* Task directions
This exercise needs the complete data reproduced exactly.
>>>
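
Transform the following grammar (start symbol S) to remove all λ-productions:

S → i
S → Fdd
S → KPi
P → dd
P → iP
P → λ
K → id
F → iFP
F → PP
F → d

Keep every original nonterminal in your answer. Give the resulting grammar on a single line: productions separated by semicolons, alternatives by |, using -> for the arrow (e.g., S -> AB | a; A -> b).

S -> i | Ki | dd | Fdd | KPi; F -> P | d | i | PP | iF | iP | iFP; K -> id; P -> i | dd | iP

Nullable set: {F, P}.
S -> Fdd: F nullable, giving Fdd | dd.
S -> KPi: P nullable, giving KPi | Ki.
F -> PP: P, P nullable, giving P | PP.
F -> iFP: F, P nullable, giving i | iF | iFP | iP.
Drop P -> λ.
P -> iP: P nullable, giving i | iP.
Unchanged (no nullable symbols): S -> i; F -> d; K -> id; P -> dd.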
<<<
* Response for this exercise
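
Transform the following grammar (start symbol S) to remove all λ-productions:

S → i
S → Fdd
S → KPi
P → dd
P → iP
P → λ
K → id
F → iFP
F → PP
F → d

Keep every original nonterminal in your answer. Give the resulting grammar on a single line: productions separated by semicolons, alternatives by |, using -> for the arrow (e.g., S -> AB | a; A -> b).

S -> i | Ki | dd | Fdd | KPi; F -> P | d | i | PP | iF | iP | iFP; K -> id; P -> i | dd | iP

Nullable set: {F, P}.
S -> Fdd: F nullable, giving Fdd | dd.
S -> KPi: P nullable, giving KPi | Ki.
F -> PP: P, P nullable, giving P | PP.
F -> iFP: F, P nullable, giving i | iF | iFP | iP.
Drop P -> λ.
P -> iP: P nullable, giving i | iP.
Unchanged (no nullable symbols): S -> i; F -> d; K -> id; P -> dd.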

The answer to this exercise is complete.